(Problem): From the first line to the last, please write out the data exactly.

[Stored dataset items]
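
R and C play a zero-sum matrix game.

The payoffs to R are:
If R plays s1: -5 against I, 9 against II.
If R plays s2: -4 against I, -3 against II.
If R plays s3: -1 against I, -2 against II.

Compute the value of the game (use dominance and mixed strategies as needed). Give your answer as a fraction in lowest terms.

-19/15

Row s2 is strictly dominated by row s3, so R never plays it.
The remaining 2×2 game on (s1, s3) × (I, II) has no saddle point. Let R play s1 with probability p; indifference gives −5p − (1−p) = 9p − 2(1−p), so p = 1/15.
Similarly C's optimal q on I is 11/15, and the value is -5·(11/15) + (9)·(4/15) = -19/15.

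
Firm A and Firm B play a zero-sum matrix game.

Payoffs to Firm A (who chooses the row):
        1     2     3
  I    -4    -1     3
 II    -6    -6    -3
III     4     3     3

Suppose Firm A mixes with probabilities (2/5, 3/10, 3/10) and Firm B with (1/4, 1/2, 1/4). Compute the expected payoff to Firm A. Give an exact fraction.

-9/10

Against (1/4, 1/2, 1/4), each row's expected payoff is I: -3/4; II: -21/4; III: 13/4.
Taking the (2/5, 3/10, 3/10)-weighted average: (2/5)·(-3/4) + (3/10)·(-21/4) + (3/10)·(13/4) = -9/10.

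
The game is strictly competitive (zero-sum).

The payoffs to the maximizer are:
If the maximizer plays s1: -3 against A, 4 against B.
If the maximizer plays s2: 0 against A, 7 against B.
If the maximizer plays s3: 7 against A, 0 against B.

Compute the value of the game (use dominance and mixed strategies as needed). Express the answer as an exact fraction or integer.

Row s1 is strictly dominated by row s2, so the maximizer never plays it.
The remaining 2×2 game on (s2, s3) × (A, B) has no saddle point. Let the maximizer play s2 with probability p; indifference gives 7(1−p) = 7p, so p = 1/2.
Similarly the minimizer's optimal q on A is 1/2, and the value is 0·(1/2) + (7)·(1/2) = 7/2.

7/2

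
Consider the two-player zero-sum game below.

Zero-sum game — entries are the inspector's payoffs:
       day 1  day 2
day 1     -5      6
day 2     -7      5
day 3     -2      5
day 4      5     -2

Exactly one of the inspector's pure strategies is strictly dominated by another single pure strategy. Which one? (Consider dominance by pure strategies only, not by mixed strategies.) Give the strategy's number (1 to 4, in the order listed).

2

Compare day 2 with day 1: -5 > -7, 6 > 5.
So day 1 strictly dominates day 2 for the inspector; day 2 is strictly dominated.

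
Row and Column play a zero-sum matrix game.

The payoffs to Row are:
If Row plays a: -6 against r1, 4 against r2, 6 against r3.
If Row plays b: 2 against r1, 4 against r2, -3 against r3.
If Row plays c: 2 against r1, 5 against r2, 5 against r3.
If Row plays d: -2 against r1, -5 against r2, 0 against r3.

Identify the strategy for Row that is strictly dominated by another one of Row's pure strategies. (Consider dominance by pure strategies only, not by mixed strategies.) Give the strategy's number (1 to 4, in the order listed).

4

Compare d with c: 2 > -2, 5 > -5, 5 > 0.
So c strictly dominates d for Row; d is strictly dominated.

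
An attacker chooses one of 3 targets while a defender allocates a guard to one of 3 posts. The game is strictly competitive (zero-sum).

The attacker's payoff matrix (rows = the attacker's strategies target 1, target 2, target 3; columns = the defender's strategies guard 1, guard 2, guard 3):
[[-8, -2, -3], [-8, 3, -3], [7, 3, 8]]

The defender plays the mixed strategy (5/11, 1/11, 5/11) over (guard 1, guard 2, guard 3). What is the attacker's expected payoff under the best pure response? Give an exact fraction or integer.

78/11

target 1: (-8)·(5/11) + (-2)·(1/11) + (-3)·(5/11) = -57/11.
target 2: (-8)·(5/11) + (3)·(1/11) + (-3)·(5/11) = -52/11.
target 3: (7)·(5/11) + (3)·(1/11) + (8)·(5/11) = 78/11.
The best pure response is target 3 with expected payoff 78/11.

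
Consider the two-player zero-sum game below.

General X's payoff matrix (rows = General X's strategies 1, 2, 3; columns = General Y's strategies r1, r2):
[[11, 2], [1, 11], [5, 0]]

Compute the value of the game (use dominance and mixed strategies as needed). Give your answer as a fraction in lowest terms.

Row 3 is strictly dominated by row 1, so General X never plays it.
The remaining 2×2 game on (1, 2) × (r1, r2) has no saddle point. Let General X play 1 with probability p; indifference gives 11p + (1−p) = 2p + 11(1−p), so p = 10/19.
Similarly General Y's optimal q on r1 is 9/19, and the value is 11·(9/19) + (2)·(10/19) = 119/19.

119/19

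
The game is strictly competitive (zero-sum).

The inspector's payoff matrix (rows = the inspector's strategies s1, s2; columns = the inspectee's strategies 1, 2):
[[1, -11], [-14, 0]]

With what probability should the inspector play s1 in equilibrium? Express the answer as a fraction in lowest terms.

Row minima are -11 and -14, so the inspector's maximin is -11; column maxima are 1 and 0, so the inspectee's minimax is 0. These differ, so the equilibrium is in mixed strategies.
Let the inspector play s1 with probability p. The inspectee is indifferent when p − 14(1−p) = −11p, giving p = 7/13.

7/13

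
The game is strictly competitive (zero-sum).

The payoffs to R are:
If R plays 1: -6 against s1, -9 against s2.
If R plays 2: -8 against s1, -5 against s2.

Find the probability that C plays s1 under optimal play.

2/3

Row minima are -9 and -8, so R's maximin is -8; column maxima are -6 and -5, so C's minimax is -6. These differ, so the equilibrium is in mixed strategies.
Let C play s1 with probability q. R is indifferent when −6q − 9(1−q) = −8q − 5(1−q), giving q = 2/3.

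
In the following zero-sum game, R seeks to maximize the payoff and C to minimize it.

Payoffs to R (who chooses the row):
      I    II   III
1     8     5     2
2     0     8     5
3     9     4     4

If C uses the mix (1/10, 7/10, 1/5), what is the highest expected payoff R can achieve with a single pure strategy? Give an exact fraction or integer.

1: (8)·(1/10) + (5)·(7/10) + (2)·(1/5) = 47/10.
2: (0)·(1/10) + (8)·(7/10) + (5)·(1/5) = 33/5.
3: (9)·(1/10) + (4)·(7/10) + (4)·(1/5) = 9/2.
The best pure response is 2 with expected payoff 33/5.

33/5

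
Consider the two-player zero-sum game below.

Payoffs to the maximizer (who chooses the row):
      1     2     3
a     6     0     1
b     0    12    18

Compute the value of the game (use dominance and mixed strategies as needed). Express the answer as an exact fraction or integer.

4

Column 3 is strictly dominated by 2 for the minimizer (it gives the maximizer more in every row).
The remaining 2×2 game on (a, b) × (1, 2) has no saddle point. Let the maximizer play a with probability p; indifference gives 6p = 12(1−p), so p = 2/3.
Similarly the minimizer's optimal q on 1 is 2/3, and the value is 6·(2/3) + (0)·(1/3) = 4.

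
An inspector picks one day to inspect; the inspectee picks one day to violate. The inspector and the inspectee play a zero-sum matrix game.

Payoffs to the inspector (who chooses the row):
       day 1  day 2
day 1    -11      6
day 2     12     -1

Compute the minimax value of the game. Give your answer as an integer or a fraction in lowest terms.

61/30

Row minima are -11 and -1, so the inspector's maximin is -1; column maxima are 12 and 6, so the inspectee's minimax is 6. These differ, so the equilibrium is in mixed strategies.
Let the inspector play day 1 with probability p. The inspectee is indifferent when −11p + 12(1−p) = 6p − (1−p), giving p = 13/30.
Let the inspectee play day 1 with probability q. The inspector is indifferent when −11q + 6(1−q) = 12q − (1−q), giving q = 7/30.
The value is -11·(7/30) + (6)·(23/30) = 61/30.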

(Output below):
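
R and C play a zero-sum matrix game.

The payoffs to R are:
If R plays s1: -5 against I, 9 against II.
If R plays s2: -4 against I, -3 against II.
If R plays s3: -1 against I, -2 against II.

Compute the value of the game (use dominance and mixed strategies as needed). Give your answer as a fraction in lowest terms.

-19/15

Row s2 is strictly dominated by row s3, so R never plays it.
The remaining 2×2 game on (s1, s3) × (I, II) has no saddle point. Let R play s1 with probability p; indifference gives −5p − (1−p) = 9p − 2(1−p), so p = 1/15.
Similarly C's optimal q on I is 11/15, and the value is -5·(11/15) + (9)·(4/15) = -19/15.

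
Firm A and Firm B play a zero-sum matrix game.

Payoffs to Firm A (who chooses the row):
        1     2     3
  I    -4    -1     3
 II    -6    -6    -3
III     4     3     3

Suppose Firm A mixes with probabilities (2/5, 3/10, 3/10) and Firm B with (1/4, 1/2, 1/4). Compute the expected payoff to Firm A. Give an exact fraction.

-9/10

Against (1/4, 1/2, 1/4), each row's expected payoff is I: -3/4; II: -21/4; III: 13/4.
Taking the (2/5, 3/10, 3/10)-weighted average: (2/5)·(-3/4) + (3/10)·(-21/4) + (3/10)·(13/4) = -9/10.

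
The game is strictly competitive (zero-sum).

The payoffs to the maximizer are:
If the maximizer plays s1: -3 against A, 4 against B.
If the maximizer plays s2: 0 against A, 7 against B.
If the maximizer plays s3: 7 against A, 0 against B.

Compute the value of the game (use dominance and mixed strategies as needed). Express the answer as an exact fraction or integer.

Row s1 is strictly dominated by row s2, so the maximizer never plays it.
The remaining 2×2 game on (s2, s3) × (A, B) has no saddle point. Let the maximizer play s2 with probability p; indifference gives 7(1−p) = 7p, so p = 1/2.
Similarly the minimizer's optimal q on A is 1/2, and the value is 0·(1/2) + (7)·(1/2) = 7/2.

7/2

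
Consider the two-player zero-sum game below.

Zero-sum game — entries are the inspector's payoffs:
       day 1  day 2
day 1     -5      6
day 2     -7      5
day 3     -2      5
day 4      5     -2

Exactly one of the inspector's pure strategies is strictly dominated by another single pure strategy. Which one? (Consider dominance by pure strategies only, not by mixed strategies.) Give the strategy's number (1 to 4, in the order listed).

2

Compare day 2 with day 1: -5 > -7, 6 > 5.
So day 1 strictly dominates day 2 for the inspector; day 2 is strictly dominated.

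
Row and Column play a zero-sum matrix game.

The payoffs to Row are:
If Row plays a: -6 against r1, 4 against r2, 6 against r3.
If Row plays b: 2 against r1, 4 against r2, -3 against r3.
If Row plays c: 2 against r1, 5 against r2, 5 against r3.
If Row plays d: -2 against r1, -5 against r2, 0 against r3.

Identify the strategy for Row that is strictly dominated by another one of Row's pure strategies. (Consider dominance by pure strategies only, not by mixed strategies.) Give the strategy's number (1 to 4, in the order listed).

4

Compare d with c: 2 > -2, 5 > -5, 5 > 0.
So c strictly dominates d for Row; d is strictly dominated.

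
An attacker chooses one of 3 targets while a defender allocates a guard to one of 3 posts. The game is strictly competitive (zero-sum).

The attacker's payoff matrix (rows = the attacker's strategies target 1, target 2, target 3; columns = the defender's strategies guard 1, guard 2, guard 3):
[[-8, -2, -3], [-8, 3, -3], [7, 3, 8]]

The defender plays the mixed strategy (5/11, 1/11, 5/11) over (guard 1, guard 2, guard 3). What is the attacker's expected payoff under the best pure response? Give an exact fraction or integer.

78/11

target 1: (-8)·(5/11) + (-2)·(1/11) + (-3)·(5/11) = -57/11.
target 2: (-8)·(5/11) + (3)·(1/11) + (-3)·(5/11) = -52/11.
target 3: (7)·(5/11) + (3)·(1/11) + (8)·(5/11) = 78/11.
The best pure response is target 3 with expected payoff 78/11.

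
Consider the two-player zero-sum game below.

General X's payoff matrix (rows = General X's strategies 1, 2, 3; columns = General Y's strategies r1, r2):
[[11, 2], [1, 11], [5, 0]]

Compute the value of the game (use dominance and mixed strategies as needed). Give your answer as a fraction in lowest terms.

Row 3 is strictly dominated by row 1, so General X never plays it.
The remaining 2×2 game on (1, 2) × (r1, r2) has no saddle point. Let General X play 1 with probability p; indifference gives 11p + (1−p) = 2p + 11(1−p), so p = 10/19.
Similarly General Y's optimal q on r1 is 9/19, and the value is 11·(9/19) + (2)·(10/19) = 119/19.

119/19

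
The game is strictly competitive (zero-sum).

The inspector's payoff matrix (rows = the inspector's strategies s1, s2; columns = the inspectee's strategies 1, 2):
[[1, -11], [-14, 0]]

With what probability should the inspector play s1 in equilibrium? Express the answer as a fraction in lowest terms.

Row minima are -11 and -14, so the inspector's maximin is -11; column maxima are 1 and 0, so the inspectee's minimax is 0. These differ, so the equilibrium is in mixed strategies.
Let the inspector play s1 with probability p. The inspectee is indifferent when p − 14(1−p) = −11p, giving p = 7/13.

7/13

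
The game is strictly competitive (zero-sum).

The payoffs to R are:
If R plays 1: -6 against s1, -9 against s2.
If R plays 2: -8 against s1, -5 against s2.

Find the probability that C plays s1 under optimal play.

2/3

Row minima are -9 and -8, so R's maximin is -8; column maxima are -6 and -5, so C's minimax is -6. These differ, so the equilibrium is in mixed strategies.
Let C play s1 with probability q. R is indifferent when −6q − 9(1−q) = −8q − 5(1−q), giving q = 2/3.

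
In the following zero-sum game, R seeks to maximize the payoff and C to minimize it.

Payoffs to R (who chooses the row):
      I    II   III
1     8     5     2
2     0     8     5
3     9     4     4

If C uses the mix (1/10, 7/10, 1/5), what is the highest expected payoff R can achieve with a single pure strategy? Give an exact fraction or integer.

1: (8)·(1/10) + (5)·(7/10) + (2)·(1/5) = 47/10.
2: (0)·(1/10) + (8)·(7/10) + (5)·(1/5) = 33/5.
3: (9)·(1/10) + (4)·(7/10) + (4)·(1/5) = 9/2.
The best pure response is 2 with expected payoff 33/5.

33/5

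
Consider the two-player zero-sum game below.

Payoffs to the maximizer (who chooses the row):
      1     2     3
a     6     0     1
b     0    12    18

Compute the value of the game (use dominance and mixed strategies as needed). Express the answer as an exact fraction or integer.

4

Column 3 is strictly dominated by 2 for the minimizer (it gives the maximizer more in every row).
The remaining 2×2 game on (a, b) × (1, 2) has no saddle point. Let the maximizer play a with probability p; indifference gives 6p = 12(1−p), so p = 2/3.
Similarly the minimizer's optimal q on 1 is 2/3, and the value is 6·(2/3) + (0)·(1/3) = 4.

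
An inspector picks one day to inspect; the inspectee picks one day to violate. The inspector and the inspectee play a zero-sum matrix game.

Payoffs to the inspector (who chooses the row):
       day 1  day 2
day 1    -11      6
day 2     12     -1

Compute the minimax value of the game. Give your answer as an integer or a fraction in lowest terms.

61/30

Row minima are -11 and -1, so the inspector's maximin is -1; column maxima are 12 and 6, so the inspectee's minimax is 6. These differ, so the equilibrium is in mixed strategies.
Let the inspector play day 1 with probability p. The inspectee is indifferent when −11p + 12(1−p) = 6p − (1−p), giving p = 13/30.
Let the inspectee play day 1 with probability q. The inspector is indifferent when −11q + 6(1−q) = 12q − (1−q), giving q = 7/30.
The value is -11·(7/30) + (6)·(23/30) = 61/30.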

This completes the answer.